Content starts
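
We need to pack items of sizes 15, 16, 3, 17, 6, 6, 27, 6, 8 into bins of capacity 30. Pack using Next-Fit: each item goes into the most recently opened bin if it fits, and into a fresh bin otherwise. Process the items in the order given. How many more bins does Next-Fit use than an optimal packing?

Next-Fit: [15] [16,3] [17,6,6] [27] [6,8] → 5 bins.
Total size 104; any packing needs at least ⌈104/30⌉ = 4 bins.
An optimal packing achieves that bound: [27,3] [17,8] [16,6,6] [15,6] → 4 bins.
Excess: 5 − 4 = 1.

1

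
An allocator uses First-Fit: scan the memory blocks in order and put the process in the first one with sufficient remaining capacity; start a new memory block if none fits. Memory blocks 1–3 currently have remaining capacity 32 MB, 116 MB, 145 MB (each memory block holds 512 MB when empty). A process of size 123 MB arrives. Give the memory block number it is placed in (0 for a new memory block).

Memory blocks with room: memory block 3 (145 MB).
The first with room is memory block 3.

3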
Content ends
Set down the whole listing once more, precisely as written.

- _Solution to the problem_
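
We need to pack items of sizes 15, 16, 3, 17, 6, 6, 27, 6, 8 into bins of capacity 30. Pack using Next-Fit: each item goes into the most recently opened bin if it fits, and into a fresh bin otherwise. Process the items in the order given. How many more bins does Next-Fit use than an optimal packing?

Next-Fit: [15] [16,3] [17,6,6] [27] [6,8] → 5 bins.
Total size 104; any packing needs at least ⌈104/30⌉ = 4 bins.
An optimal packing achieves that bound: [27,3] [17,8] [16,6,6] [15,6] → 4 bins.
Excess: 5 − 4 = 1.

1

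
An allocator uses First-Fit: scan the memory blocks in order and put the process in the first one with sufficient remaining capacity; start a new memory block if none fits. Memory blocks 1–3 currently have remaining capacity 32 MB, 116 MB, 145 MB (each memory block holds 512 MB when empty). A process of size 123 MB arrives. Give the memory block number it is placed in (0 for a new memory block).

Memory blocks with room: memory block 3 (145 MB).
The first with room is memory block 3.

3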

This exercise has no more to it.